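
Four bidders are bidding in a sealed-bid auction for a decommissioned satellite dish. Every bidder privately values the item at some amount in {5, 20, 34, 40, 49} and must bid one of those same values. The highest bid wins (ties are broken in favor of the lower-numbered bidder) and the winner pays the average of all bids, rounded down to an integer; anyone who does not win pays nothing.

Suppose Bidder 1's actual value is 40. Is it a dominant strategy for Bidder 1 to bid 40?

Consider the case where Bidder 2 bids 5, Bidder 3 bids 5 and Bidder 4 bids 5.
Truthful bid 40: wins, pays 13, utility 40 - 13 = 27.
Bid 5 instead: wins, pays 5, utility 40 - 5 = 35.
Since 35 > 27, bidding 5 is strictly better here, so truthful bidding is not dominant.

No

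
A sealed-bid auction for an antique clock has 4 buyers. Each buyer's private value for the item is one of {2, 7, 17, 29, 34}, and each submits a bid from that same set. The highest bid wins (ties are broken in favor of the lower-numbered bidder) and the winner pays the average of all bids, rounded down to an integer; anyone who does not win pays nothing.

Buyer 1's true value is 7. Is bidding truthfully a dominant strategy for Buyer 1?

Consider the case where Buyer 2 bids 2, Buyer 3 bids 2 and Buyer 4 bids 2.
Truthful bid 7: wins, pays 3, utility 7 - 3 = 4.
Bid 2 instead: wins, pays 2, utility 7 - 2 = 5.
Since 5 > 4, bidding 2 is strictly better here, so truthful bidding is not dominant.

No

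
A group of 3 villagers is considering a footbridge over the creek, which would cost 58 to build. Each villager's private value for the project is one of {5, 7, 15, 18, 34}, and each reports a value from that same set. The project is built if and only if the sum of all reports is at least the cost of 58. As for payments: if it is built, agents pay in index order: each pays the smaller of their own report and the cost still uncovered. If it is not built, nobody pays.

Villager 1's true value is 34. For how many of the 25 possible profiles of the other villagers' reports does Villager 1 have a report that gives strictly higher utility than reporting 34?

7

Others report (7, 34): truth gives 0; report 18 gives 16 > 0. Violating.
Others report (15, 34): truth gives 0; report 15 gives 19 > 0. Violating.
Others report (18, 34): truth gives 0; report 7 gives 27 > 0. Violating.
Others report (34, 7): truth gives 0; report 18 gives 16 > 0. Violating.
Others report (5, 5): truth gives 0; no alternative beats it.
Others report (5, 7): truth gives 0; no alternative beats it.
(Checking all 25 profiles: 7 have a profitable deviation, 18 do not.)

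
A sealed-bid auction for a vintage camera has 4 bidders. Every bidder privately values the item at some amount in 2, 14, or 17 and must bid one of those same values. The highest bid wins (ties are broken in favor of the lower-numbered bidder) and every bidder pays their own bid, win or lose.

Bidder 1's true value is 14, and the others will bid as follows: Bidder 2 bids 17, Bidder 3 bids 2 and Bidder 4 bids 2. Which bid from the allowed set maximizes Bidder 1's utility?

Bid 2: loses but pays 2, utility -2.
Bid 14: loses but pays 14, utility -14.
Bid 17: wins, pays 17, utility 14 - 17 = -3.
The best choice is 2 with utility -2.

2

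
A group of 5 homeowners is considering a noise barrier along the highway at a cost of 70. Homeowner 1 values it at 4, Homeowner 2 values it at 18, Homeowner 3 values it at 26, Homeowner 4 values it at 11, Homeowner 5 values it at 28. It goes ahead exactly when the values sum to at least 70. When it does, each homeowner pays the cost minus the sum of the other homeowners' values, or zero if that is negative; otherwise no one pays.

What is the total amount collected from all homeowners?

Total value 87 ≥ cost 70, so it is built.
Homeowner 1: others sum to 83; max(0, 70 - 83) = 0.
Homeowner 2: others sum to 69; max(0, 70 - 69) = 1.
Homeowner 3: others sum to 61; max(0, 70 - 61) = 9.
Homeowner 4: others sum to 76; max(0, 70 - 76) = 0.
Homeowner 5: others sum to 59; max(0, 70 - 59) = 11.
Total collected = 0 + 1 + 9 + 0 + 11 = 21.

21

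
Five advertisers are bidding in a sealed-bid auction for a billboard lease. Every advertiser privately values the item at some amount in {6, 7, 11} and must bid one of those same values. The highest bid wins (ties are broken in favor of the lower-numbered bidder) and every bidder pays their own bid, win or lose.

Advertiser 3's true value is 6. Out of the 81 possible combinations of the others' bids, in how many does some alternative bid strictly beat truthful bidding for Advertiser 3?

36

Others bid (6, 6, 6, 6): truth gives -6; bid 7 gives -1 > -6. Violating.
Others bid (6, 6, 6, 7): truth gives -6; bid 7 gives -1 > -6. Violating.
Others bid (6, 6, 6, 11): truth gives -6; bid 11 gives -5 > -6. Violating.
Others bid (6, 6, 7, 6): truth gives -6; bid 7 gives -1 > -6. Violating.
Others bid (6, 11, 6, 6): truth gives -6; no alternative beats it.
Others bid (6, 11, 6, 7): truth gives -6; no alternative beats it.
(Checking all 81 profiles: 36 have a profitable deviation, 45 do not.)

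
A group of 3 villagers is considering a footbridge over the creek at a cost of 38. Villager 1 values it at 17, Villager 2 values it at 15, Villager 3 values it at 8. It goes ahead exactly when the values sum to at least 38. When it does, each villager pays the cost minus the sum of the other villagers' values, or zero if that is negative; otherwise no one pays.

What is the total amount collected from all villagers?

34

Total value 40 ≥ cost 38, so it is built.
Villager 1: others sum to 23; max(0, 38 - 23) = 15.
Villager 2: others sum to 25; max(0, 38 - 25) = 13.
Villager 3: others sum to 32; max(0, 38 - 32) = 6.
Total collected = 15 + 13 + 6 = 34.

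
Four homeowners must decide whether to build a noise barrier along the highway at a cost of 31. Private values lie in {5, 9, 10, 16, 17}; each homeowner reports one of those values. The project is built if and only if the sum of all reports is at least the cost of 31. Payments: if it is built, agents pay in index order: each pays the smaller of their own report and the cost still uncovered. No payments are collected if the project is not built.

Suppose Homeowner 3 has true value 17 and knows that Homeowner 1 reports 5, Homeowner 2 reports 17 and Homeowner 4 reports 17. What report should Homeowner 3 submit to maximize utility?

Report 5: project built, pays 5, utility 17 - 5 = 12.
Report 9: project built, pays 9, utility 17 - 9 = 8.
Report 10: project built, pays 9, utility 17 - 9 = 8.
Report 16: project built, pays 9, utility 17 - 9 = 8.
Report 17: project built, pays 9, utility 17 - 9 = 8.
The best choice is 5 with utility 12.

5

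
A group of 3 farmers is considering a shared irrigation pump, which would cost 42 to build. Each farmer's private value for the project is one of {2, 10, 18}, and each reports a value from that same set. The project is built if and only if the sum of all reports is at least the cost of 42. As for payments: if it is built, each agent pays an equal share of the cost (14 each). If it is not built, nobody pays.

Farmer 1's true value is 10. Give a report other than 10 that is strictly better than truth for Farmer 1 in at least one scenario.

Suppose Farmer 2 reports 18 and Farmer 3 reports 18.
Report 10: project built, pays 14, utility 10 - 14 = -4.
Report 2: project not built, utility 0.
So reporting 2 beats truth here (0 > -4).

2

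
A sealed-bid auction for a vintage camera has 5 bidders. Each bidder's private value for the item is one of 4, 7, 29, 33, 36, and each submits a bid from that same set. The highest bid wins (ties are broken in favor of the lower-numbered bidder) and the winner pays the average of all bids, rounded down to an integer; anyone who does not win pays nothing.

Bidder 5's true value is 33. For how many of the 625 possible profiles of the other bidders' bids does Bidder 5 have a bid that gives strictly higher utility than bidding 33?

190

Others bid (4, 4, 4, 4): truth gives 24; bid 7 gives 29 > 24. Violating.
Others bid (4, 4, 4, 7): truth gives 23; bid 29 gives 24 > 23. Violating.
Others bid (4, 4, 4, 33): truth gives 0; bid 36 gives 17 > 0. Violating.
Others bid (4, 4, 7, 4): truth gives 23; bid 29 gives 24 > 23. Violating.
Others bid (4, 4, 4, 29): truth gives 19; no alternative beats it.
Others bid (4, 4, 4, 36): truth gives 0; no alternative beats it.
(Checking all 625 profiles: 190 have a profitable deviation, 435 do not.)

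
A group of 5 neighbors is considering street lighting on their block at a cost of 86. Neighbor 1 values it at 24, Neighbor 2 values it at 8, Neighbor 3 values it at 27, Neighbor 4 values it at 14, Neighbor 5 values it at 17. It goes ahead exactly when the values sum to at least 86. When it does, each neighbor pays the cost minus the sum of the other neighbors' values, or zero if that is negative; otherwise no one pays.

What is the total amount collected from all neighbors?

Total value 90 ≥ cost 86, so it is built.
Neighbor 1: others sum to 66; max(0, 86 - 66) = 20.
Neighbor 2: others sum to 82; max(0, 86 - 82) = 4.
Neighbor 3: others sum to 63; max(0, 86 - 63) = 23.
Neighbor 4: others sum to 76; max(0, 86 - 76) = 10.
Neighbor 5: others sum to 73; max(0, 86 - 73) = 13.
Total collected = 20 + 4 + 23 + 10 + 13 = 70.

70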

______

*ASSIGNED TASK*: Return exactly the lines above from the line that has "A group of 5 homeowners" through the line that has "Five advertisers are", inclusive, and nothing else.

*OUTPUT BELOW*:
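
A group of 5 homeowners is considering a noise barrier along the highway at a cost of 70. Homeowner 1 values it at 4, Homeowner 2 values it at 18, Homeowner 3 values it at 26, Homeowner 4 values it at 11, Homeowner 5 values it at 28. It goes ahead exactly when the values sum to at least 70. When it does, each homeowner pays the cost minus the sum of the other homeowners' values, or zero if that is negative; otherwise no one pays.

What is the total amount collected from all homeowners?

Total value 87 ≥ cost 70, so it is built.
Homeowner 1: others sum to 83; max(0, 70 - 83) = 0.
Homeowner 2: others sum to 69; max(0, 70 - 69) = 1.
Homeowner 3: others sum to 61; max(0, 70 - 61) = 9.
Homeowner 4: others sum to 76; max(0, 70 - 76) = 0.
Homeowner 5: others sum to 59; max(0, 70 - 59) = 11.
Total collected = 0 + 1 + 9 + 0 + 11 = 21.

21

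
Five advertisers are bidding in a sealed-bid auction for a billboard lease. Every advertiser privately values the item at some amount in {6, 7, 11} and must bid one of those same values. The highest bid wins (ties are broken in favor of the lower-numbered bidder) and every bidder pays their own bid, win or lose.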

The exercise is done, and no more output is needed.